What to do:
Once you have checked each line below for the word "gamma", give the number of lines that have it and nothing further.
*** Opening of Data excerpts ***
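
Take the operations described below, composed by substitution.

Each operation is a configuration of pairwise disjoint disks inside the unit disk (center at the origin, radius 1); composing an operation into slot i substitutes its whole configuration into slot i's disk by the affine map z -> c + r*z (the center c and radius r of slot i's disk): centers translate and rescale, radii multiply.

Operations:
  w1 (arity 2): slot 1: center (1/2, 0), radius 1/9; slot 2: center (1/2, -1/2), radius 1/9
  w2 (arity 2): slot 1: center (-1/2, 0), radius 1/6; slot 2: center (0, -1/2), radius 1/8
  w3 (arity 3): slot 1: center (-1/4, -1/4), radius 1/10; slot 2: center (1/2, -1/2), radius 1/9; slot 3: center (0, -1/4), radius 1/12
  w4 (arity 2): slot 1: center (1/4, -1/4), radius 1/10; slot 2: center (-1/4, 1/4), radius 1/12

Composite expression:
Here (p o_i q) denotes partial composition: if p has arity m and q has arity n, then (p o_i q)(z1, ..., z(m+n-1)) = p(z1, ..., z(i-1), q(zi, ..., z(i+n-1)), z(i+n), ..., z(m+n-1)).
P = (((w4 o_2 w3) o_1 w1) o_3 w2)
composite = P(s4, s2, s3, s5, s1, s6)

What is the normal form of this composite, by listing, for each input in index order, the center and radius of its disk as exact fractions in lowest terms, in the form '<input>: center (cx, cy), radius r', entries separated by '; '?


s1: center (-5/24, 5/24), radius 1/108; s2: center (3/10, -3/10), radius 1/90; s3: center (-11/40, 11/48), radius 1/720; s4: center (3/10, -1/4), radius 1/90; s5: center (-13/48, 9/40), radius 1/960; s6: center (-1/4, 11/48), radius 1/144


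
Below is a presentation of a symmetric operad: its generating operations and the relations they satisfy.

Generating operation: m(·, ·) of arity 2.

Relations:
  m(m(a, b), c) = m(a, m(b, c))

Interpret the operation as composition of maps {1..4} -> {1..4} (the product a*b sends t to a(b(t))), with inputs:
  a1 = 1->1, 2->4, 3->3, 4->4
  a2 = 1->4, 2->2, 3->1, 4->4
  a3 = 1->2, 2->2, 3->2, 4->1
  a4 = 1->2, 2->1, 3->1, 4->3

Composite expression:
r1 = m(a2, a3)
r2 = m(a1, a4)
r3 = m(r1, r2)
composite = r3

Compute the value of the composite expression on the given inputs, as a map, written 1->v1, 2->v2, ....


1->4, 2->2, 3->2, 4->2

m(a2, a3) = 1->2, 2->2, 3->2, 4->4
m(a1, a4) = 1->4, 2->1, 3->1, 4->3
m(m(a2, a3), m(a1, a4)) = 1->4, 2->2, 3->2, 4->2


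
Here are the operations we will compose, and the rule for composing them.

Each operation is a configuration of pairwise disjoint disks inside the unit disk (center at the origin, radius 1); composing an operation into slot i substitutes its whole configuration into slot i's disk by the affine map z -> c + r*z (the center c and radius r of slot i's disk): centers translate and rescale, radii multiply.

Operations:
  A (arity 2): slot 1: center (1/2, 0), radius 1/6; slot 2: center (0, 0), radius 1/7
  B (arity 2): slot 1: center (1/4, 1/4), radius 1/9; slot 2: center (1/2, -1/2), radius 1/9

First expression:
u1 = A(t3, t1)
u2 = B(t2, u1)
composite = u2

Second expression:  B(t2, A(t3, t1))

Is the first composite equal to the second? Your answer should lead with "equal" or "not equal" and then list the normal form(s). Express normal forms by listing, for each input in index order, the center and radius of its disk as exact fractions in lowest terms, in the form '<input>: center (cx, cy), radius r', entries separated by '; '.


equal; the common form is t1: center (1/2, -1/2), radius 1/63; t2: center (1/4, 1/4), radius 1/9; t3: center (5/9, -1/2), radius 1/54

The first composite normalizes to t1: center (1/2, -1/2), radius 1/63; t2: center (1/4, 1/4), radius 1/9; t3: center (5/9, -1/2), radius 1/54
The second composite normalizes to t1: center (1/2, -1/2), radius 1/63; t2: center (1/4, 1/4), radius 1/9; t3: center (5/9, -1/2), radius 1/54
One common form — equal.


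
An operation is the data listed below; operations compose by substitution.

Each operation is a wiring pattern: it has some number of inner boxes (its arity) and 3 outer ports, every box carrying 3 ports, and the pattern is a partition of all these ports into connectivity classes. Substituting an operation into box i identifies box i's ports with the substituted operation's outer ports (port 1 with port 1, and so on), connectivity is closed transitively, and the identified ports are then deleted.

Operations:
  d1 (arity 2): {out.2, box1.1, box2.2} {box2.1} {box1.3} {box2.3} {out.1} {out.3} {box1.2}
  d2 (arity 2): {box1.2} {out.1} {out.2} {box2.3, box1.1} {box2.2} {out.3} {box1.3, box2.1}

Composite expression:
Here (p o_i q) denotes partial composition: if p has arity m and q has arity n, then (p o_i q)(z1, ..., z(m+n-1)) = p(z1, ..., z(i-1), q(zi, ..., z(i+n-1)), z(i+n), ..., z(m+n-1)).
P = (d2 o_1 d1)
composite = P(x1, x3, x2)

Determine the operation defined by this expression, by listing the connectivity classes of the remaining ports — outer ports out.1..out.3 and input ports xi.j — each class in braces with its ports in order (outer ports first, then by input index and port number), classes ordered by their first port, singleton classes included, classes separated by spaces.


{out.1} {out.2} {out.3} {x1.1, x3.2} {x1.2} {x1.3} {x2.1} {x2.2} {x2.3} {x3.1} {x3.3}

Treat the ports identified at d2 as solder joints: merge, then drop.
d1 over (x1, x3) gives {out.1} {out.2, x1.1, x3.2} {out.3} {x1.2} {x1.3} {x3.1} {x3.3}, out.j being that stage's outer ports
d2 over (x1, x3, x2) gives {out.1} {out.2} {out.3} {x1.1, x3.2} {x1.2} {x1.3} {x2.1} {x2.2} {x2.3} {x3.1} {x3.3}, out.j being that stage's outer ports


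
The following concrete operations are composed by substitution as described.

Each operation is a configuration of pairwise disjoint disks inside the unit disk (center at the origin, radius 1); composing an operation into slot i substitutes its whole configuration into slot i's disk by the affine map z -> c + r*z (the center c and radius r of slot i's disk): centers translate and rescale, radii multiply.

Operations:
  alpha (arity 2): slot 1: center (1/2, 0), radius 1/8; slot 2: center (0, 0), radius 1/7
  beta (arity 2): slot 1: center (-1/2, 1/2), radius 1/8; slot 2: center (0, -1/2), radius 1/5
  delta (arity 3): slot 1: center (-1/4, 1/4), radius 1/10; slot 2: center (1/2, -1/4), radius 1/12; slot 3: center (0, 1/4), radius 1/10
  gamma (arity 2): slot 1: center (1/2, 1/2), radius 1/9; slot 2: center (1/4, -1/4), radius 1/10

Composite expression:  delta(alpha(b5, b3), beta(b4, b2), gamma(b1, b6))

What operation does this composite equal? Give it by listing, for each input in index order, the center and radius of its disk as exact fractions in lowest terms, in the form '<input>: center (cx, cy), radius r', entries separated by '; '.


b1: center (1/20, 3/10), radius 1/90; b2: center (1/2, -7/24), radius 1/60; b3: center (-1/4, 1/4), radius 1/70; b4: center (11/24, -5/24), radius 1/96; b5: center (-1/5, 1/4), radius 1/80; b6: center (1/40, 9/40), radius 1/100

Only the slot chain above each b matters under delta; compose those maps.
b5: after 2 affine steps, its disk has center (-1/5, 1/4), radius 1/80
b3: after 2 affine steps, its disk has center (-1/4, 1/4), radius 1/70
b4: after 2 affine steps, its disk has center (11/24, -5/24), radius 1/96
b2: after 2 affine steps, its disk has center (1/2, -7/24), radius 1/60
b1: after 2 affine steps, its disk has center (1/20, 3/10), radius 1/90
b6: after 2 affine steps, its disk has center (1/40, 9/40), radius 1/100


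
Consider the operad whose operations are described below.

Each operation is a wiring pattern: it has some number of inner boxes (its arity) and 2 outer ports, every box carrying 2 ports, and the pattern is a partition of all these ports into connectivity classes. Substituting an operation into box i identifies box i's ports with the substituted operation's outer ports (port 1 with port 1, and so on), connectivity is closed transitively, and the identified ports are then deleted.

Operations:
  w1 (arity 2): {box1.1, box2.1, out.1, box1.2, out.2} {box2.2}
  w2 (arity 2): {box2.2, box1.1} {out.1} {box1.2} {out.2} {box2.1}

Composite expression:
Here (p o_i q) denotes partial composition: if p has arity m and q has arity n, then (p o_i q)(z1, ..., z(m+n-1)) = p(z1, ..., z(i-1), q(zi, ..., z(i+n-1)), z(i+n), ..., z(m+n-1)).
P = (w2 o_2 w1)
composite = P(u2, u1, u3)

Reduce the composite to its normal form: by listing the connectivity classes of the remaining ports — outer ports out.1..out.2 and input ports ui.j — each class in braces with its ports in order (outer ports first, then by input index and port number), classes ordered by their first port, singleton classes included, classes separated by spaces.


{out.1} {out.2} {u1.1, u1.2, u2.1, u3.1} {u2.2} {u3.2}

Two ports join when wires chain via w2-identified ports.
after w1, the pattern on (u1, u3) reads {out.1, out.2, u1.1, u1.2, u3.1} {u3.2} (out.j = its outer ports)
after w2, the pattern on (u2, u1, u3) reads {out.1} {out.2} {u1.1, u1.2, u2.1, u3.1} {u2.2} {u3.2} (out.j = its outer ports)


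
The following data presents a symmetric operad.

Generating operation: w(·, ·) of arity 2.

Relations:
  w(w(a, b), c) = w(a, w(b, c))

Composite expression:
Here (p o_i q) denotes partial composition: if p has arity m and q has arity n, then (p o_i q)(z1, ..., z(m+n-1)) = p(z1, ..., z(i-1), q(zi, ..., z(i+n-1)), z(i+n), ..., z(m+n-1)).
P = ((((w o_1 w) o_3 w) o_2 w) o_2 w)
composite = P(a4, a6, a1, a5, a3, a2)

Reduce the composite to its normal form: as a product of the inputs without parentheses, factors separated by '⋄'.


The w-tree's shape is irrelevant; the a-reading-order decides.
w(a6, a1) reduces to a6 ⋄ a1
w(w(a6, a1), a5) reduces to a6 ⋄ a1 ⋄ a5
w(a4, w(w(a6, a1), a5)) reduces to a4 ⋄ a6 ⋄ a1 ⋄ a5
w(a3, a2) reduces to a3 ⋄ a2
w(w(a4, w(w(a6, a1), a5)), w(a3, a2)) reduces to a4 ⋄ a6 ⋄ a1 ⋄ a5 ⋄ a3 ⋄ a2

a4 ⋄ a6 ⋄ a1 ⋄ a5 ⋄ a3 ⋄ a2


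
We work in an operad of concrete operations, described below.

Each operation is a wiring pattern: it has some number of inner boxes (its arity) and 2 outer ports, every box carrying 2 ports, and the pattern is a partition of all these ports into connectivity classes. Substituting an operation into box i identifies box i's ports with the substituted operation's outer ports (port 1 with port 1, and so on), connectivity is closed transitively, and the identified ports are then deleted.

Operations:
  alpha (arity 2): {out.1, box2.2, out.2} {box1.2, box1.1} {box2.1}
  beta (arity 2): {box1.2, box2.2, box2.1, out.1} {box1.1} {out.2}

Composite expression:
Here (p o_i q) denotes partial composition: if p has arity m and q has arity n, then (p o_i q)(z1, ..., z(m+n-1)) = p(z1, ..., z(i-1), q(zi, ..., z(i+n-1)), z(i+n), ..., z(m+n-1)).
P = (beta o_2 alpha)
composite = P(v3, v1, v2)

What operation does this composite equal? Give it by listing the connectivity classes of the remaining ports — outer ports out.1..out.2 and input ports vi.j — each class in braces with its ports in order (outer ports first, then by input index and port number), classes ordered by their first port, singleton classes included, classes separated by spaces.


{out.1, v2.2, v3.2} {out.2} {v1.1, v1.2} {v2.1} {v3.1}

Reachability decides: close wires over beta-identified ports.
composing alpha on (v1, v2), with out.j its own outer ports: {out.1, out.2, v2.2} {v1.1, v1.2} {v2.1}
composing beta on (v3, v1, v2), with out.j its own outer ports: {out.1, v2.2, v3.2} {out.2} {v1.1, v1.2} {v2.1} {v3.1}


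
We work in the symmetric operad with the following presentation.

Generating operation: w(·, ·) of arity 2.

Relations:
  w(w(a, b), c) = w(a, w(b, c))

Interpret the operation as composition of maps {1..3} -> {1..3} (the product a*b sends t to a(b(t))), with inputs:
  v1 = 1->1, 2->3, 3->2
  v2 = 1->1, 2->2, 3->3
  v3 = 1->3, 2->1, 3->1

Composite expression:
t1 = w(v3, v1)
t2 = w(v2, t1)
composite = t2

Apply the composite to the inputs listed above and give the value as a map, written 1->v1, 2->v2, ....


1->3, 2->1, 3->1

w(v3, v1) = 1->3, 2->1, 3->1
w(v2, w(v3, v1)) = 1->3, 2->1, 3->1


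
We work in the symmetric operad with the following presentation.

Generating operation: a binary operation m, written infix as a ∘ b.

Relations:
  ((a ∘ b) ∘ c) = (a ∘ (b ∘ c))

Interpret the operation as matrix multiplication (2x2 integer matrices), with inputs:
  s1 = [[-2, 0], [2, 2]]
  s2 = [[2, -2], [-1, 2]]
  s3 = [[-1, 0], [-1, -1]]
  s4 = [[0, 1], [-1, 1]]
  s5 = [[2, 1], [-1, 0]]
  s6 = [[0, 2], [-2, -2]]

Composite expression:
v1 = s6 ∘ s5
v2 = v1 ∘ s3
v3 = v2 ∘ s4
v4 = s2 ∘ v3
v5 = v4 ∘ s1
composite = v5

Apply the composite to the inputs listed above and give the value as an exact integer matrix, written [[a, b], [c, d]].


[[-24, -16], [28, 20]]

(s6 ∘ s5) = [[-2, 0], [-2, -2]]
((s6 ∘ s5) ∘ s3) = [[2, 0], [4, 2]]
(((s6 ∘ s5) ∘ s3) ∘ s4) = [[0, 2], [-2, 6]]
(s2 ∘ (((s6 ∘ s5) ∘ s3) ∘ s4)) = [[4, -8], [-4, 10]]
((s2 ∘ (((s6 ∘ s5) ∘ s3) ∘ s4)) ∘ s1) = [[-24, -16], [28, 20]]


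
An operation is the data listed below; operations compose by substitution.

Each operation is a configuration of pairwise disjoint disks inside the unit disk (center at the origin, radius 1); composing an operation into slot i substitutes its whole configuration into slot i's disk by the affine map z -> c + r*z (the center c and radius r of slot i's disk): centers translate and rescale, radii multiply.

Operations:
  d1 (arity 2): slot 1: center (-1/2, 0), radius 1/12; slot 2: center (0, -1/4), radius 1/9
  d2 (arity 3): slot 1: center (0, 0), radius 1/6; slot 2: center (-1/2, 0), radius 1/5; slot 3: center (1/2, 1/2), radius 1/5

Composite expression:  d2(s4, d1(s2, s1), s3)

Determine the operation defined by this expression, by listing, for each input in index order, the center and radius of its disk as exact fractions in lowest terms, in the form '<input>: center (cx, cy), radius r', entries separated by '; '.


Nesting under d2 composes maps z -> c + r*z down each s-path.
s4: after 1 affine step, its disk has center (0, 0), radius 1/6
s2: after 2 affine steps, its disk has center (-3/5, 0), radius 1/60
s1: after 2 affine steps, its disk has center (-1/2, -1/20), radius 1/45
s3: after 1 affine step, its disk has center (1/2, 1/2), radius 1/5

s1: center (-1/2, -1/20), radius 1/45; s2: center (-3/5, 0), radius 1/60; s3: center (1/2, 1/2), radius 1/5; s4: center (0, 0), radius 1/6


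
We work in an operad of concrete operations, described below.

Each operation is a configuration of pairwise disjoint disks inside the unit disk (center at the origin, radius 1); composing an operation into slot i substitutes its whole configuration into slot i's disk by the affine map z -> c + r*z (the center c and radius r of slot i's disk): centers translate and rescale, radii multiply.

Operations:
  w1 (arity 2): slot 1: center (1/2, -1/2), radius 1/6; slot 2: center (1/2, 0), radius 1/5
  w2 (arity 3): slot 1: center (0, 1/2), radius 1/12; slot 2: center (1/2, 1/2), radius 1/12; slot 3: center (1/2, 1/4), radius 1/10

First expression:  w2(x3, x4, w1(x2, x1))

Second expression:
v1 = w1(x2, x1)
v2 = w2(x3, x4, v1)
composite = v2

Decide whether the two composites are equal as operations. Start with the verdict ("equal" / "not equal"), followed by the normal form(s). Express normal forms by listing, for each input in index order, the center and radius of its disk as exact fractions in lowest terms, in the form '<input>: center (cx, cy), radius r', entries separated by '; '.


equal; both compose to x1: center (11/20, 1/4), radius 1/50; x2: center (11/20, 1/5), radius 1/60; x3: center (0, 1/2), radius 1/12; x4: center (1/2, 1/2), radius 1/12


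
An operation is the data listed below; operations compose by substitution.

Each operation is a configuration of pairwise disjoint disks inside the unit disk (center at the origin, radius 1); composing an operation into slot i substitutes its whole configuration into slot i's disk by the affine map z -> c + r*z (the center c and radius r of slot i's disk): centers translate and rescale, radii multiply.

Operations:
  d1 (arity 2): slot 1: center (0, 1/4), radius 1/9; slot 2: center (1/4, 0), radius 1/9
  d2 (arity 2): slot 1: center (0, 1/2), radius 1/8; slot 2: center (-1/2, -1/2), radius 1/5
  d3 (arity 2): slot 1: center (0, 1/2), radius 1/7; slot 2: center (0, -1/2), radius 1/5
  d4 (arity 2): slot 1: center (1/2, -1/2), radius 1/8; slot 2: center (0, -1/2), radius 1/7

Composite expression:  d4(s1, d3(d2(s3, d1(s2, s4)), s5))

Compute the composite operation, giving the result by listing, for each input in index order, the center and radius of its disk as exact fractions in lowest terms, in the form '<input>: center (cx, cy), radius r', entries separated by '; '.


s1: center (1/2, -1/2), radius 1/8; s2: center (-1/98, -429/980), radius 1/2205; s3: center (0, -41/98), radius 1/392; s4: center (-9/980, -43/98), radius 1/2205; s5: center (0, -4/7), radius 1/35

Follow each s-input down from d4: c' goes to c + r*c', radius to r*r'.
tracing s1 down its 1-map path: center (1/2, -1/2), radius 1/8
tracing s3 down its 3-map path: center (0, -41/98), radius 1/392
tracing s2 down its 4-map path: center (-1/98, -429/980), radius 1/2205
tracing s4 down its 4-map path: center (-9/980, -43/98), radius 1/2205
tracing s5 down its 2-map path: center (0, -4/7), radius 1/35


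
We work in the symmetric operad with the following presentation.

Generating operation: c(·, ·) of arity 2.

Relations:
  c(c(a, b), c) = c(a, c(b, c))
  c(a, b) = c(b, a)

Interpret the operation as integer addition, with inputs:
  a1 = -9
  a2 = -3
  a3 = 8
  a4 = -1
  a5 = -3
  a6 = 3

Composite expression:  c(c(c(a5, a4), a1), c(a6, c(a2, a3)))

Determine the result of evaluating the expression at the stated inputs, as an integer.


-5


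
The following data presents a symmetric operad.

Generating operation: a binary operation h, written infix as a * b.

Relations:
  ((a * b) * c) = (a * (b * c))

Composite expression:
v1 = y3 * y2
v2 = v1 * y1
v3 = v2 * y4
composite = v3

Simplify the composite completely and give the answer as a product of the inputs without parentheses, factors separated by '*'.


y3 * y2 * y1 * y4

All parenthesizations of h agree; list the y-inputs left to right.
(y3 * y2) collapses to y3 * y2
((y3 * y2) * y1) collapses to y3 * y2 * y1
(((y3 * y2) * y1) * y4) collapses to y3 * y2 * y1 * y4


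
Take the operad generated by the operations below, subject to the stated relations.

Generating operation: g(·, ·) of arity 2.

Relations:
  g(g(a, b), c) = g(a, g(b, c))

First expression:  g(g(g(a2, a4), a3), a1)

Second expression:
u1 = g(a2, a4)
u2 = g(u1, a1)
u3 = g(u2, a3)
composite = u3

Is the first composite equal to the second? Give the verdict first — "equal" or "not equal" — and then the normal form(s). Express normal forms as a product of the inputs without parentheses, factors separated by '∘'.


not equal; first: a2 ∘ a4 ∘ a3 ∘ a1; second: a2 ∘ a4 ∘ a1 ∘ a3

In normal form, the first expression is a2 ∘ a4 ∘ a3 ∘ a1
In normal form, the second expression is a2 ∘ a4 ∘ a1 ∘ a3
Distinct normal forms: not equal.


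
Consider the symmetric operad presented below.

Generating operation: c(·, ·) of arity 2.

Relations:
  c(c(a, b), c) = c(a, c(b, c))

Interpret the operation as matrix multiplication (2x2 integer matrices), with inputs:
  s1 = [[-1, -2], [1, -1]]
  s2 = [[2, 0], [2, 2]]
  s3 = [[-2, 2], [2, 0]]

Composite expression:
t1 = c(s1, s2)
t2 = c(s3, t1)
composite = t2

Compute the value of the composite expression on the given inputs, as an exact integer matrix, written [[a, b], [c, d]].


c(s1, s2) = [[-6, -4], [0, -2]]
c(s3, c(s1, s2)) = [[12, 4], [-12, -8]]

[[12, 4], [-12, -8]]


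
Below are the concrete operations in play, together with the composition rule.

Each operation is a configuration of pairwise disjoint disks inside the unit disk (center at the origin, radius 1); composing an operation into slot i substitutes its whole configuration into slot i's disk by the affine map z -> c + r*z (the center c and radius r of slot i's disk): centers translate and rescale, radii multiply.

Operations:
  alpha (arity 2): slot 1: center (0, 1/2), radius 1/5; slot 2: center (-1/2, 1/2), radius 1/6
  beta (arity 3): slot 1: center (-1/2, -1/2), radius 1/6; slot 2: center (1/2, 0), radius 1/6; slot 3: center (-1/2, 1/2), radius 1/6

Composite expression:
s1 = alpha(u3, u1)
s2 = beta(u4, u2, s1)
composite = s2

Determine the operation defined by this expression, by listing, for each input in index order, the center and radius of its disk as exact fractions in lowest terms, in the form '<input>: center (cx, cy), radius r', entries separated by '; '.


u1: center (-7/12, 7/12), radius 1/36; u2: center (1/2, 0), radius 1/6; u3: center (-1/2, 7/12), radius 1/30; u4: center (-1/2, -1/2), radius 1/6

Only the slot chain above each u matters under beta; compose those maps.
u4 passes through 1 substitution, ending at center (-1/2, -1/2), radius 1/6
u2 passes through 1 substitution, ending at center (1/2, 0), radius 1/6
u3 passes through 2 substitutions, ending at center (-1/2, 7/12), radius 1/30
u1 passes through 2 substitutions, ending at center (-7/12, 7/12), radius 1/36


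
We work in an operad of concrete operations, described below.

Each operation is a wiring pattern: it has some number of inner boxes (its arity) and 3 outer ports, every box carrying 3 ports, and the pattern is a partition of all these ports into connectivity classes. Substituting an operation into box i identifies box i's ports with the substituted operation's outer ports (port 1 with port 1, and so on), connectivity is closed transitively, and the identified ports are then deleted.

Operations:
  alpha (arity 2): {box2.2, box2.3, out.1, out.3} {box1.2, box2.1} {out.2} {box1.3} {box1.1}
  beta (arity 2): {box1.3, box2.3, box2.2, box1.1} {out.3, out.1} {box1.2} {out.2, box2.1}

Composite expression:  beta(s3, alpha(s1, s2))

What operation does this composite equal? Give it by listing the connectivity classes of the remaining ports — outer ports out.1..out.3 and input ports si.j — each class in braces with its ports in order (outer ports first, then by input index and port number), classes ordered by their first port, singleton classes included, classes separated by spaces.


Reachability decides: close wires over beta-identified ports.
through alpha, on inputs (s1, s2): {out.1, out.3, s2.2, s2.3} {out.2} {s1.1} {s1.2, s2.1} {s1.3} (out.j = stage outer ports)
through beta, on inputs (s3, s1, s2): {out.1, out.3} {out.2, s2.2, s2.3, s3.1, s3.3} {s1.1} {s1.2, s2.1} {s1.3} {s3.2} (out.j = stage outer ports)

{out.1, out.3} {out.2, s2.2, s2.3, s3.1, s3.3} {s1.1} {s1.2, s2.1} {s1.3} {s3.2}


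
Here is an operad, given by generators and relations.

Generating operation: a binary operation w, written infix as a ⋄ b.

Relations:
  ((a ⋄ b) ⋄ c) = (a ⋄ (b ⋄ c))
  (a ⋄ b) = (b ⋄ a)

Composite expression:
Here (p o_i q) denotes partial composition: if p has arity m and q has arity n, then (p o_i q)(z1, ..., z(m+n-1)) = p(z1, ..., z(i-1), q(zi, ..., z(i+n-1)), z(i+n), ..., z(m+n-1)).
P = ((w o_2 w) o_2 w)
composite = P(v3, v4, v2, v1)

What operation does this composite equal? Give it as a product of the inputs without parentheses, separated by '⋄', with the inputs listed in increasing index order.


Both nesting and order wash out for w; what remains is which v's occur.
(v4 ⋄ v2) flattens to v4 ⋄ v2
((v4 ⋄ v2) ⋄ v1) flattens to v4 ⋄ v2 ⋄ v1
(v3 ⋄ ((v4 ⋄ v2) ⋄ v1)) flattens to v3 ⋄ v4 ⋄ v2 ⋄ v1
reordering the factors by index: v1 ⋄ v2 ⋄ v3 ⋄ v4

v1 ⋄ v2 ⋄ v3 ⋄ v4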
*** Close of Data excerpts ***
Solution to this problem:
2